_What the exercise asks_: Scan the entries for lines with the word "heuristic" and copy those lines.

_Available records_:

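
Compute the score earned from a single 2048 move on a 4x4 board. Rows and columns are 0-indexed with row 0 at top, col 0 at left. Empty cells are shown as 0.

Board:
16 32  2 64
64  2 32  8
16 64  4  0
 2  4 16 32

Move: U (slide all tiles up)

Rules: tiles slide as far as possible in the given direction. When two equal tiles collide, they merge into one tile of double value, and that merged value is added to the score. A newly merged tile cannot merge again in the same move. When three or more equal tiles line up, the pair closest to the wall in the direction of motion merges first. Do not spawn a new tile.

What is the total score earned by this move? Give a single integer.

Answer: 0

Derivation:
Slide up:
col 0: [16, 64, 16, 2] -> [16, 64, 16, 2]  score +0 (running 0)
col 1: [32, 2, 64, 4] -> [32, 2, 64, 4]  score +0 (running 0)
col 2: [2, 32, 4, 16] -> [2, 32, 4, 16]  score +0 (running 0)
col 3: [64, 8, 0, 32] -> [64, 8, 32, 0]  score +0 (running 0)
Board after move:
16 32  2 64
64  2 32  8
16 64  4 32
 2  4 16  0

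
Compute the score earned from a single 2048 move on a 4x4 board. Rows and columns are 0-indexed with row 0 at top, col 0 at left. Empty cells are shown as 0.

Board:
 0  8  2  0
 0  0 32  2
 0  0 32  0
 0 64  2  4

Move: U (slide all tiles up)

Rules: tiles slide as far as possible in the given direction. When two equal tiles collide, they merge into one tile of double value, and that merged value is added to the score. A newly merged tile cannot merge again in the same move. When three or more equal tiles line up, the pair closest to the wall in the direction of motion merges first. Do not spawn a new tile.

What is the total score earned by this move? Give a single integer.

Slide up:
col 0: [0, 0, 0, 0] -> [0, 0, 0, 0]  score +0 (running 0)
col 1: [8, 0, 0, 64] -> [8, 64, 0, 0]  score +0 (running 0)
col 2: [2, 32, 32, 2] -> [2, 64, 2, 0]  score +64 (running 64)
col 3: [0, 2, 0, 4] -> [2, 4, 0, 0]  score +0 (running 64)
Board after move:
 0  8  2  2
 0 64 64  4
 0  0  2  0
 0  0  0  0

Answer: 64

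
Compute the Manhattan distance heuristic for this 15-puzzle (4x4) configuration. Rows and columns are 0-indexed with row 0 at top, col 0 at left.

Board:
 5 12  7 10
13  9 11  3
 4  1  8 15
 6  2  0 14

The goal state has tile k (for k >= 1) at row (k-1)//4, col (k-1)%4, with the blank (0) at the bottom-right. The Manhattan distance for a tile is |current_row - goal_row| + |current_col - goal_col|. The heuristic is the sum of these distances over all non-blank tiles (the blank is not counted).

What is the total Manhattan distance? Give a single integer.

Tile 5: (0,0)->(1,0) = 1
Tile 12: (0,1)->(2,3) = 4
Tile 7: (0,2)->(1,2) = 1
Tile 10: (0,3)->(2,1) = 4
Tile 13: (1,0)->(3,0) = 2
Tile 9: (1,1)->(2,0) = 2
Tile 11: (1,2)->(2,2) = 1
Tile 3: (1,3)->(0,2) = 2
Tile 4: (2,0)->(0,3) = 5
Tile 1: (2,1)->(0,0) = 3
Tile 8: (2,2)->(1,3) = 2
Tile 15: (2,3)->(3,2) = 2
Tile 6: (3,0)->(1,1) = 3
Tile 2: (3,1)->(0,1) = 3
Tile 14: (3,3)->(3,1) = 2
Sum: 1 + 4 + 1 + 4 + 2 + 2 + 1 + 2 + 5 + 3 + 2 + 2 + 3 + 3 + 2 = 37

Answer: 37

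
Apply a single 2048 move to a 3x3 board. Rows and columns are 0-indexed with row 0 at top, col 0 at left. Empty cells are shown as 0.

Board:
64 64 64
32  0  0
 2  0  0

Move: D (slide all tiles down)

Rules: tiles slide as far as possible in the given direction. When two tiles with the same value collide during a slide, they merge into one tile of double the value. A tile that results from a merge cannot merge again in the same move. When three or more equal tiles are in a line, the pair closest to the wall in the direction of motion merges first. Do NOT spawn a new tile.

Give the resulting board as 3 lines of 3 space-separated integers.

Answer: 64  0  0
32  0  0
 2 64 64

Derivation:
Slide down:
col 0: [64, 32, 2] -> [64, 32, 2]
col 1: [64, 0, 0] -> [0, 0, 64]
col 2: [64, 0, 0] -> [0, 0, 64]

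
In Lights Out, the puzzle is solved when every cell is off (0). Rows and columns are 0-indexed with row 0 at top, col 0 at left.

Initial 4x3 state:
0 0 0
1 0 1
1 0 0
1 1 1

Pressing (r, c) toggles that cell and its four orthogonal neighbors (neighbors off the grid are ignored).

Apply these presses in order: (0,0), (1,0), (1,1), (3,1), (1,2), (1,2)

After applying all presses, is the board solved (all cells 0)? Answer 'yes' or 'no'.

After press 1 at (0,0):
1 1 0
0 0 1
1 0 0
1 1 1

After press 2 at (1,0):
0 1 0
1 1 1
0 0 0
1 1 1

After press 3 at (1,1):
0 0 0
0 0 0
0 1 0
1 1 1

After press 4 at (3,1):
0 0 0
0 0 0
0 0 0
0 0 0

After press 5 at (1,2):
0 0 1
0 1 1
0 0 1
0 0 0

After press 6 at (1,2):
0 0 0
0 0 0
0 0 0
0 0 0

Lights still on: 0

Answer: yes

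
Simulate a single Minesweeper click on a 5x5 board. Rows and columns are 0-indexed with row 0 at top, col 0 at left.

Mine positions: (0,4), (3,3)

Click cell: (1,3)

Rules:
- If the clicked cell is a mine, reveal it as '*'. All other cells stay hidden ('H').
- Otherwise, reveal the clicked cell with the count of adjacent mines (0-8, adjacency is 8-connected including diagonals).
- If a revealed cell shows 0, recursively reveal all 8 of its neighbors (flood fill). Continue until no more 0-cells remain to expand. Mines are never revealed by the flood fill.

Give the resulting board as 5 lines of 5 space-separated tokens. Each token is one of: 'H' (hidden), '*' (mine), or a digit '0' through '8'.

H H H H H
H H H 1 H
H H H H H
H H H H H
H H H H H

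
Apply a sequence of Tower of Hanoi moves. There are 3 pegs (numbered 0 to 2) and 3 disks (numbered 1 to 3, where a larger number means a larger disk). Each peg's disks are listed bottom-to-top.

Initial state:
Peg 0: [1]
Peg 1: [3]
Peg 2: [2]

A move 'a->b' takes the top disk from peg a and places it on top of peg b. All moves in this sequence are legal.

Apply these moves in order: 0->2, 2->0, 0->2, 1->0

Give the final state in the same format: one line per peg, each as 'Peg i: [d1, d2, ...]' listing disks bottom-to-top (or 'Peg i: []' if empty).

Answer: Peg 0: [3]
Peg 1: []
Peg 2: [2, 1]

Derivation:
After move 1 (0->2):
Peg 0: []
Peg 1: [3]
Peg 2: [2, 1]

After move 2 (2->0):
Peg 0: [1]
Peg 1: [3]
Peg 2: [2]

After move 3 (0->2):
Peg 0: []
Peg 1: [3]
Peg 2: [2, 1]

After move 4 (1->0):
Peg 0: [3]
Peg 1: []
Peg 2: [2, 1]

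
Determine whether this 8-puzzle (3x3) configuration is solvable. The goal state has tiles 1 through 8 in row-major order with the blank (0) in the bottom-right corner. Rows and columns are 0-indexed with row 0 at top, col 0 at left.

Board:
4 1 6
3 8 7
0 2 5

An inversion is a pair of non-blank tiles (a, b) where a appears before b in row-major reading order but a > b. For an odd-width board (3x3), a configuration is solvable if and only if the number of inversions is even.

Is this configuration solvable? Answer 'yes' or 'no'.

Answer: yes

Derivation:
Inversions (pairs i<j in row-major order where tile[i] > tile[j] > 0): 12
12 is even, so the puzzle is solvable.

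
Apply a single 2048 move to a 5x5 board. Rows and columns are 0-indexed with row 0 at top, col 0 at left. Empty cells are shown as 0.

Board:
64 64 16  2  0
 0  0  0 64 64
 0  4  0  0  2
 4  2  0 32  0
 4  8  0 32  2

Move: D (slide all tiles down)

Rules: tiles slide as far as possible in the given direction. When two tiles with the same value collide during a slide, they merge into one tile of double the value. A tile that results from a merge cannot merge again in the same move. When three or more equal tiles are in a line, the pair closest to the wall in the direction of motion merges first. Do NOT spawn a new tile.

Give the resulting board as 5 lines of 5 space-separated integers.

Answer:  0  0  0  0  0
 0 64  0  0  0
 0  4  0  2  0
64  2  0 64 64
 8  8 16 64  4

Derivation:
Slide down:
col 0: [64, 0, 0, 4, 4] -> [0, 0, 0, 64, 8]
col 1: [64, 0, 4, 2, 8] -> [0, 64, 4, 2, 8]
col 2: [16, 0, 0, 0, 0] -> [0, 0, 0, 0, 16]
col 3: [2, 64, 0, 32, 32] -> [0, 0, 2, 64, 64]
col 4: [0, 64, 2, 0, 2] -> [0, 0, 0, 64, 4]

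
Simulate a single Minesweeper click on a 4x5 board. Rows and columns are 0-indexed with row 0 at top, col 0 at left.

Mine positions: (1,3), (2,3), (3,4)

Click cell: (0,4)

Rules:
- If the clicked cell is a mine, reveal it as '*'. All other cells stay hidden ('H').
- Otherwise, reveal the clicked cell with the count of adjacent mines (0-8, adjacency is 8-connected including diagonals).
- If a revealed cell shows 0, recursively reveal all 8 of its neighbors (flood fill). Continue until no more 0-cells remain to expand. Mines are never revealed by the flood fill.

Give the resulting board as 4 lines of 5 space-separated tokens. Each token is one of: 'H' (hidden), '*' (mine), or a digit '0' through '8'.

H H H H 1
H H H H H
H H H H H
H H H H H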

_Answer box_:
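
Compute the Manhattan distance heuristic for this 15-puzzle (4x4) configuration. Rows and columns are 0-indexed with row 0 at top, col 0 at left.
The goal state has tile k (for k >= 1) at row (k-1)//4, col (k-1)%4, with the blank (0) at the bottom-right. The Manhattan distance for a tile is |current_row - goal_row| + |current_col - goal_col|. The heuristic is the sum of these distances over all non-blank tiles (the blank is not counted).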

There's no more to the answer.